Records supplied below:

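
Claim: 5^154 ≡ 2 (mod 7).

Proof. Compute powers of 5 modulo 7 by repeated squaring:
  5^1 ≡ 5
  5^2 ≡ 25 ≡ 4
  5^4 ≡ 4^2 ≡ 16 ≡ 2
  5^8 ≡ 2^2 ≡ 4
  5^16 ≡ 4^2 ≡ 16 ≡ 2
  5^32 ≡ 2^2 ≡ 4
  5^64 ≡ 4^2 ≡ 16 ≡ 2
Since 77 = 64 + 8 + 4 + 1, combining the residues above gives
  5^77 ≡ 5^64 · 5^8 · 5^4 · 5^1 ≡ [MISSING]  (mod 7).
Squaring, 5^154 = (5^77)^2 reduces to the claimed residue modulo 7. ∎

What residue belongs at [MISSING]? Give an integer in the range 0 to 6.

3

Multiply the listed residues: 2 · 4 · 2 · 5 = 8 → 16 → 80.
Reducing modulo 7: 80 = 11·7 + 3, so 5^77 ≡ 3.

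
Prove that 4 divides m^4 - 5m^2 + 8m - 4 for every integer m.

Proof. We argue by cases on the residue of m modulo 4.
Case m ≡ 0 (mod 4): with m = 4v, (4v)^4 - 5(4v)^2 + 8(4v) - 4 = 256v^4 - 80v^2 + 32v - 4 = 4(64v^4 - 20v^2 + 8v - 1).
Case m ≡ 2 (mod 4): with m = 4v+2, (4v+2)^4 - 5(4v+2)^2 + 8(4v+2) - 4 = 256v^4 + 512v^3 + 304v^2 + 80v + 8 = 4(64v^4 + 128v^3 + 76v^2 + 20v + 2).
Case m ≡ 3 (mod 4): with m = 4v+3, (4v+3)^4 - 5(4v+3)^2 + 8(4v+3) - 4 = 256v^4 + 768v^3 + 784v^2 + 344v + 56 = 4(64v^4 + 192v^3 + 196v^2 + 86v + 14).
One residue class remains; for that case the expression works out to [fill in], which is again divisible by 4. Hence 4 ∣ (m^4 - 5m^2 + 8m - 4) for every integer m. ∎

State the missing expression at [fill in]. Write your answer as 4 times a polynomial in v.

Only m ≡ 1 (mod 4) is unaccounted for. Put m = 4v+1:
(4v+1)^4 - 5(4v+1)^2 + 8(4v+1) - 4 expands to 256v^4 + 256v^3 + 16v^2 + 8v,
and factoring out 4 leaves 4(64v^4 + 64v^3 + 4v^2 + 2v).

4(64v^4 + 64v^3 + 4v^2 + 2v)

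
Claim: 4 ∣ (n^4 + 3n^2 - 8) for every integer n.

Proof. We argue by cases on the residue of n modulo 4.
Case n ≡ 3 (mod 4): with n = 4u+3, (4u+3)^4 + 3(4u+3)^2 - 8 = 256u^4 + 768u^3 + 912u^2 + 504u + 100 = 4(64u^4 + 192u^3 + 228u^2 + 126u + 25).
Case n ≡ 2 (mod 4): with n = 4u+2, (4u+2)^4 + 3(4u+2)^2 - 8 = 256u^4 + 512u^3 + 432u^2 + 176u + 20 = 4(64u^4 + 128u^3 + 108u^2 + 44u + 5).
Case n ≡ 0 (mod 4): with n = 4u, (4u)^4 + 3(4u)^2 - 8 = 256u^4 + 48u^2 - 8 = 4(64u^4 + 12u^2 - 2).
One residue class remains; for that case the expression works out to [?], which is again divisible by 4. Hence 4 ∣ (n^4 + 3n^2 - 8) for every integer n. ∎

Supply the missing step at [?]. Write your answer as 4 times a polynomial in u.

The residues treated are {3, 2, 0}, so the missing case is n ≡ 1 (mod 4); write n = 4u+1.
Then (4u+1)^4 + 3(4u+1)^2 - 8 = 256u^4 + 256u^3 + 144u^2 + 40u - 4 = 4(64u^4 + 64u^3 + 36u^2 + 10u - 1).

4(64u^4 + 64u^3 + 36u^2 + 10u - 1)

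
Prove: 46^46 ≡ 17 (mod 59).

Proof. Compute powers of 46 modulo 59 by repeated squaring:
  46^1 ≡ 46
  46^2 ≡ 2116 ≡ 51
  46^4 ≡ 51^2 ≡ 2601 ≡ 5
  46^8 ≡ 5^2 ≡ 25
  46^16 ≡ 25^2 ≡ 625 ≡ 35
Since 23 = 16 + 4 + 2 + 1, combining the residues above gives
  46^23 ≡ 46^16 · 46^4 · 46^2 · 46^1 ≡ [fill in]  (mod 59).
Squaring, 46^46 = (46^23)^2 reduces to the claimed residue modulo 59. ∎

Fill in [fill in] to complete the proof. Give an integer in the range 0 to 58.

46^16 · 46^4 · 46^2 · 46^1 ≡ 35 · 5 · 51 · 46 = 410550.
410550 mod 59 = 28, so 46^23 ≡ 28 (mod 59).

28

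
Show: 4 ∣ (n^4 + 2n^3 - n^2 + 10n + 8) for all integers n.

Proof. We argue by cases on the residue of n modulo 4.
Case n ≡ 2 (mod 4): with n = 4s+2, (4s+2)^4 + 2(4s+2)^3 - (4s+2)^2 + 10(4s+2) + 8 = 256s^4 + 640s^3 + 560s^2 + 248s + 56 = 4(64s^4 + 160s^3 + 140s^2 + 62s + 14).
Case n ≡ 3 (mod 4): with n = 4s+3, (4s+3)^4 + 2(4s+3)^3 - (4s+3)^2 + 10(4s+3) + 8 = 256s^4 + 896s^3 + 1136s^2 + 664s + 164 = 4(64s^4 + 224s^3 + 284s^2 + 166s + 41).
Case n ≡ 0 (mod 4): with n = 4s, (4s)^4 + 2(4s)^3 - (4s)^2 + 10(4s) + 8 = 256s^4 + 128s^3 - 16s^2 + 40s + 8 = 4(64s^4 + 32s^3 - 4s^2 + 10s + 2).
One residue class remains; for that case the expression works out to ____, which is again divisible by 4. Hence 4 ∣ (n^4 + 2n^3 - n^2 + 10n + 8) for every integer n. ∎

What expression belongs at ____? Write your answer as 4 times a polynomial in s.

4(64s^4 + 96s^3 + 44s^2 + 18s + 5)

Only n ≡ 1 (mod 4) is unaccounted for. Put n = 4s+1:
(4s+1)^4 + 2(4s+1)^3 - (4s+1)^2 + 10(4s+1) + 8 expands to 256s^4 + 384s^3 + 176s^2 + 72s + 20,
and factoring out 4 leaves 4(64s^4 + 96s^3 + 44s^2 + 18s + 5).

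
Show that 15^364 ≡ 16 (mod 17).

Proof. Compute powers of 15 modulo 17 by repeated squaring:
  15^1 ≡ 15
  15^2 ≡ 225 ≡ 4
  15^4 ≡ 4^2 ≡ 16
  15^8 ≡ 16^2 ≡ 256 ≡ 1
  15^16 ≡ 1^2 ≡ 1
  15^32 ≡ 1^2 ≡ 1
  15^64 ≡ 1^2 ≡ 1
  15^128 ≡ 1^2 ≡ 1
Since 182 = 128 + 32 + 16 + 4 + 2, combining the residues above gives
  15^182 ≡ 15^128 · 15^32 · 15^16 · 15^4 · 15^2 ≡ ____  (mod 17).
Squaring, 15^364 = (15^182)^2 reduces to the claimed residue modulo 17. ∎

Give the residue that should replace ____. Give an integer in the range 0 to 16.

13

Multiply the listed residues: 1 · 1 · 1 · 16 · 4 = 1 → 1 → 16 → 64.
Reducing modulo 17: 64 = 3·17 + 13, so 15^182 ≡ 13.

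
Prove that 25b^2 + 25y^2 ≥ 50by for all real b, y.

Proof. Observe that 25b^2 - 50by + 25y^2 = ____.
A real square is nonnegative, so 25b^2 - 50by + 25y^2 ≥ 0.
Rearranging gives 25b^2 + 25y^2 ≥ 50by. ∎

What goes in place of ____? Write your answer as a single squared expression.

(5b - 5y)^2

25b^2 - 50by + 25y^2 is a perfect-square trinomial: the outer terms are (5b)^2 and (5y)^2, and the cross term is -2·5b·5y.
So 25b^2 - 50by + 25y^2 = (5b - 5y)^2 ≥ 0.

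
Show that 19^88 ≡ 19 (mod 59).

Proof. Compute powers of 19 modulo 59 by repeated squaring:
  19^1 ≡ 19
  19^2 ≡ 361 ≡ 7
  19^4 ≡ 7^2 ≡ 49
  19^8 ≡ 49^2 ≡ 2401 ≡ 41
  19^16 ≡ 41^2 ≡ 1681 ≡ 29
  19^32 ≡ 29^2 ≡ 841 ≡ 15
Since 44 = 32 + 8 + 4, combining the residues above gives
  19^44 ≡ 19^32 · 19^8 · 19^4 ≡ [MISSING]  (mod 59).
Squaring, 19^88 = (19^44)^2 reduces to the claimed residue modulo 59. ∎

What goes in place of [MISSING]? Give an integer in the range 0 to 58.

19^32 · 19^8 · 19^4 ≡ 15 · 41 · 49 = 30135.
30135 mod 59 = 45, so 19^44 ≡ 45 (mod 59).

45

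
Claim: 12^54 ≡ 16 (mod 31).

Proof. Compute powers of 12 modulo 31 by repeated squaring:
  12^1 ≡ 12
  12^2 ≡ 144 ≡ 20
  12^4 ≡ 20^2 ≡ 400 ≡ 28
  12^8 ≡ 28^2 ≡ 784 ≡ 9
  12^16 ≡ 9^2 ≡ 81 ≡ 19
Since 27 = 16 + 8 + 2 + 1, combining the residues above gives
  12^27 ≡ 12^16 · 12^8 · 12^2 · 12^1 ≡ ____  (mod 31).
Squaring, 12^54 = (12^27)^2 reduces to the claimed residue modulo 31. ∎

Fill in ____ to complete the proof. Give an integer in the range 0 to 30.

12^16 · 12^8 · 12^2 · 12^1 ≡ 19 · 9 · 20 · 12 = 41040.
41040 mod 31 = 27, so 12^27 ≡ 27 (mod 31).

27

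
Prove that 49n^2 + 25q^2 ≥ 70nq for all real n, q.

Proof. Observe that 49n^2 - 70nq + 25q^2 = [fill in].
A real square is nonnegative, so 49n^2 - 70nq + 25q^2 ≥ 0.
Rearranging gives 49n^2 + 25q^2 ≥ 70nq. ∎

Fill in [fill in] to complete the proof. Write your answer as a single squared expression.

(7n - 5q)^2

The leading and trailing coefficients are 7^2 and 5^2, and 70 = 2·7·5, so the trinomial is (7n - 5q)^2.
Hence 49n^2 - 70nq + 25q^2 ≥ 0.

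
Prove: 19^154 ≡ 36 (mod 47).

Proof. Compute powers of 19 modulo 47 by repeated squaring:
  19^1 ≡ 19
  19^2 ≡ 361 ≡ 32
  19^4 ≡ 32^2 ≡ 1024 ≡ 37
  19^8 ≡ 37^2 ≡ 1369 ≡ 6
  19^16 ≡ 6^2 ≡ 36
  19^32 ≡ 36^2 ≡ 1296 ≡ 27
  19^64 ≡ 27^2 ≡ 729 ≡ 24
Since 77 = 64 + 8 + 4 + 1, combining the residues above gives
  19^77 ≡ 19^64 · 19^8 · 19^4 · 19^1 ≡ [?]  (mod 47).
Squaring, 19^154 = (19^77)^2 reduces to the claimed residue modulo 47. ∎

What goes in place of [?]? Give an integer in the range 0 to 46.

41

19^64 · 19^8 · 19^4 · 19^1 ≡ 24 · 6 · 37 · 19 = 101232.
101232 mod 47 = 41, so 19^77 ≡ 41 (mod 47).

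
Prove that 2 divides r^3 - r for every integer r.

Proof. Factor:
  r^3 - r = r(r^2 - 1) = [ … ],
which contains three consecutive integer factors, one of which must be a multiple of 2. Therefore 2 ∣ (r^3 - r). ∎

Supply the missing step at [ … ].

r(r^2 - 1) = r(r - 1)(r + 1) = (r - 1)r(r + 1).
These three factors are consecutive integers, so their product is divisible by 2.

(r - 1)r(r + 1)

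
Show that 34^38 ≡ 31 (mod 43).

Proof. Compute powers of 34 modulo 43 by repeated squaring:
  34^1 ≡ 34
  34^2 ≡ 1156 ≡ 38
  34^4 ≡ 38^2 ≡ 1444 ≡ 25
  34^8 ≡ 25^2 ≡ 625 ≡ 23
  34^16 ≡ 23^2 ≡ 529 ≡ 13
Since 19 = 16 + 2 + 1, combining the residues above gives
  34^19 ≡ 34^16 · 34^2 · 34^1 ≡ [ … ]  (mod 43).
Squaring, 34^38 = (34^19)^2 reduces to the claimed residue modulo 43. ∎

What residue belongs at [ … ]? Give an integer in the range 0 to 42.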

End of Records supplied.

- [What you have to do]: Which lines of the data contain the string "Rearranging"? Copy each one.

- [Task response]:
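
Rearranging gives 25b^2 + 25y^2 ≥ 50by. ∎
Rearranging gives 49n^2 + 25q^2 ≥ 70nq. ∎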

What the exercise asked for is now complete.